• _Exercise_: Word for word, reproduce every line of the data below.

• _Source data_:
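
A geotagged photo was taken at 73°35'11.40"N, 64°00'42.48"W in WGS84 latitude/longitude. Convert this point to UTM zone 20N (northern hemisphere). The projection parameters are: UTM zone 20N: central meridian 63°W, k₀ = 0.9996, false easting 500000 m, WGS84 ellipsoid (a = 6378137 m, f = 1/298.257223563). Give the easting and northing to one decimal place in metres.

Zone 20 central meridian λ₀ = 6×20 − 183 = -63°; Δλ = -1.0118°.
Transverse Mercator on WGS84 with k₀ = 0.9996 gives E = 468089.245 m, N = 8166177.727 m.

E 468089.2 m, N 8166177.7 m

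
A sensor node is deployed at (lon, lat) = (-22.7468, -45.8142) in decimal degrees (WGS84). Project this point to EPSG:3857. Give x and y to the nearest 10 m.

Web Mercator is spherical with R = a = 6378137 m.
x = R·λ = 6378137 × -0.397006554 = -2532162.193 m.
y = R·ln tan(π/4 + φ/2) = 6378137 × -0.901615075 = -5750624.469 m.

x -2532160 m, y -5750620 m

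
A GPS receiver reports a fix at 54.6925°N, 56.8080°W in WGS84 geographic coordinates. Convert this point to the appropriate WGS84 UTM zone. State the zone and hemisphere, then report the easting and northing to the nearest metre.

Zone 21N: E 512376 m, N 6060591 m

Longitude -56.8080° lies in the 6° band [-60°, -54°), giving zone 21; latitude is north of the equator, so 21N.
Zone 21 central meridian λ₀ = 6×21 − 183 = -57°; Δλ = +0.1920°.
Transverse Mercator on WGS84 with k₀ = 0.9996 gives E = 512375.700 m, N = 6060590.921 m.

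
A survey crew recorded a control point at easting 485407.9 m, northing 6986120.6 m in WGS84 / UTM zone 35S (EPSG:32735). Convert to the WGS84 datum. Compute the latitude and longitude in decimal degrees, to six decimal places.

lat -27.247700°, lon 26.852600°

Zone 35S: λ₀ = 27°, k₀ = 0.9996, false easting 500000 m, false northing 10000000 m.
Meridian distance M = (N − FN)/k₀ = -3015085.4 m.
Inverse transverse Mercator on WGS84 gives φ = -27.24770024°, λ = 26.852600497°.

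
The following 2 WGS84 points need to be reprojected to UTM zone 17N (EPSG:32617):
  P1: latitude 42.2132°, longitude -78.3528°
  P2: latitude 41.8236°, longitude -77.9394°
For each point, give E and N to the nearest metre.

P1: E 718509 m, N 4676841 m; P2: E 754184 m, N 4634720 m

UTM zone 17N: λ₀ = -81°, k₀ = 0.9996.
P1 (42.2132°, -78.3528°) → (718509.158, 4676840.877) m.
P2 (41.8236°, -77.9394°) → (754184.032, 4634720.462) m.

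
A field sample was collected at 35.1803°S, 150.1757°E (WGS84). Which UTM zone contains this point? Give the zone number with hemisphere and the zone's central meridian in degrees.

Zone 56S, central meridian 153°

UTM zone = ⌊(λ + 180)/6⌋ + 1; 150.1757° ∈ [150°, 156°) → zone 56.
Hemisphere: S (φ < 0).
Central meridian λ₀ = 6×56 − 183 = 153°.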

• _Solved problem_:
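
A geotagged photo was taken at 73°35'11.40"N, 64°00'42.48"W in WGS84 latitude/longitude. Convert this point to UTM zone 20N (northern hemisphere). The projection parameters are: UTM zone 20N: central meridian 63°W, k₀ = 0.9996, false easting 500000 m, WGS84 ellipsoid (a = 6378137 m, f = 1/298.257223563). Give the easting and northing to one decimal place in metres.

Zone 20 central meridian λ₀ = 6×20 − 183 = -63°; Δλ = -1.0118°.
Transverse Mercator on WGS84 with k₀ = 0.9996 gives E = 468089.245 m, N = 8166177.727 m.

E 468089.2 m, N 8166177.7 m

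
A sensor node is deployed at (lon, lat) = (-22.7468, -45.8142) in decimal degrees (WGS84). Project this point to EPSG:3857. Give x and y to the nearest 10 m.

Web Mercator is spherical with R = a = 6378137 m.
x = R·λ = 6378137 × -0.397006554 = -2532162.193 m.
y = R·ln tan(π/4 + φ/2) = 6378137 × -0.901615075 = -5750624.469 m.

x -2532160 m, y -5750620 m

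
A GPS receiver reports a fix at 54.6925°N, 56.8080°W in WGS84 geographic coordinates. Convert this point to the appropriate WGS84 UTM zone. State the zone and hemisphere, then report the easting and northing to the nearest metre.

Zone 21N: E 512376 m, N 6060591 m

Longitude -56.8080° lies in the 6° band [-60°, -54°), giving zone 21; latitude is north of the equator, so 21N.
Zone 21 central meridian λ₀ = 6×21 − 183 = -57°; Δλ = +0.1920°.
Transverse Mercator on WGS84 with k₀ = 0.9996 gives E = 512375.700 m, N = 6060590.921 m.

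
A survey crew recorded a control point at easting 485407.9 m, northing 6986120.6 m in WGS84 / UTM zone 35S (EPSG:32735). Convert to the WGS84 datum. Compute the latitude and longitude in decimal degrees, to six decimal places.

lat -27.247700°, lon 26.852600°

Zone 35S: λ₀ = 27°, k₀ = 0.9996, false easting 500000 m, false northing 10000000 m.
Meridian distance M = (N − FN)/k₀ = -3015085.4 m.
Inverse transverse Mercator on WGS84 gives φ = -27.24770024°, λ = 26.852600497°.

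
The following 2 WGS84 points need to be reprojected to UTM zone 17N (EPSG:32617):
  P1: latitude 42.2132°, longitude -78.3528°
  P2: latitude 41.8236°, longitude -77.9394°
For each point, give E and N to the nearest metre.

P1: E 718509 m, N 4676841 m; P2: E 754184 m, N 4634720 m

UTM zone 17N: λ₀ = -81°, k₀ = 0.9996.
P1 (42.2132°, -78.3528°) → (718509.158, 4676840.877) m.
P2 (41.8236°, -77.9394°) → (754184.032, 4634720.462) m.

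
A field sample was collected at 35.1803°S, 150.1757°E (WGS84). Which UTM zone contains this point? Give the zone number with hemisphere and the zone's central meridian in degrees.

Zone 56S, central meridian 153°

UTM zone = ⌊(λ + 180)/6⌋ + 1; 150.1757° ∈ [150°, 156°) → zone 56.
Hemisphere: S (φ < 0).
Central meridian λ₀ = 6×56 − 183 = 153°.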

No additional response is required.